• [STUDY MATERIAL]
☆ ☆ ☆ ☆ ☆

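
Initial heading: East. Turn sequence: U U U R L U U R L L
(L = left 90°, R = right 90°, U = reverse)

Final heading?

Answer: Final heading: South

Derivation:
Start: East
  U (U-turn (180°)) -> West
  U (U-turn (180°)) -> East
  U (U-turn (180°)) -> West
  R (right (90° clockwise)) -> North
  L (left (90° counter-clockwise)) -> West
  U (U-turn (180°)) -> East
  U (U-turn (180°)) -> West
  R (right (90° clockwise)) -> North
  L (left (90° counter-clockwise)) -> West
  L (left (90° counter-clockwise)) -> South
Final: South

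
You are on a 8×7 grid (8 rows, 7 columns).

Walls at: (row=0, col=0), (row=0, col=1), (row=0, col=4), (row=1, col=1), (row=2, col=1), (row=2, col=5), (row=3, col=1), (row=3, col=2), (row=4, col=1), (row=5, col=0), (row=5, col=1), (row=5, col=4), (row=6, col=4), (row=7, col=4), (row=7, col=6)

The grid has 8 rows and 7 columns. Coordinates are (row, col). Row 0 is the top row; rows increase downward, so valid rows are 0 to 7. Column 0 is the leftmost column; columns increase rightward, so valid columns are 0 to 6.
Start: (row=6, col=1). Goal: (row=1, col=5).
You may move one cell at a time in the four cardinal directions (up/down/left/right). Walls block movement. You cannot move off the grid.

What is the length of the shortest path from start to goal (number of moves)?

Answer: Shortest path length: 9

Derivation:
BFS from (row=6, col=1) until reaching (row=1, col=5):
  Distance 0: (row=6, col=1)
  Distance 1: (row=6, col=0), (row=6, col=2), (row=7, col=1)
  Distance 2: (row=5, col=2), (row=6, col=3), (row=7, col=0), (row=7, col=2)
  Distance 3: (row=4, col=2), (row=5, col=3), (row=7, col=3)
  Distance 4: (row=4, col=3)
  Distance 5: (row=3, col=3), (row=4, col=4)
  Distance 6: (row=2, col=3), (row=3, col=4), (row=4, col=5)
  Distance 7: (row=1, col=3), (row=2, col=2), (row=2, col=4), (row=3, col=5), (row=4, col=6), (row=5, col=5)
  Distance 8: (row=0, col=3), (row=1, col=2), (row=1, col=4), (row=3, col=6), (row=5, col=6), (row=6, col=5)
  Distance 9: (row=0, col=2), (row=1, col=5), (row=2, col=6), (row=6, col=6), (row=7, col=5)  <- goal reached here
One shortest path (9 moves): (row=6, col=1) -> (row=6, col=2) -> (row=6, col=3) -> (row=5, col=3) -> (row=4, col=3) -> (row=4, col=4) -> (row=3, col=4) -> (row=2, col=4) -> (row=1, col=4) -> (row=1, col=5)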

☆ ☆ ☆ ☆ ☆

• [ACTIVITY]
For the string "columns", show each line of the entries above where it occurs.

• [FINAL ANSWER]
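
You are on a 8×7 grid (8 rows, 7 columns).
The grid has 8 rows and 7 columns. Coordinates are (row, col). Row 0 is the top row; rows increase downward, so valid rows are 0 to 7. Column 0 is the leftmost column; columns increase rightward, so valid columns are 0 to 6.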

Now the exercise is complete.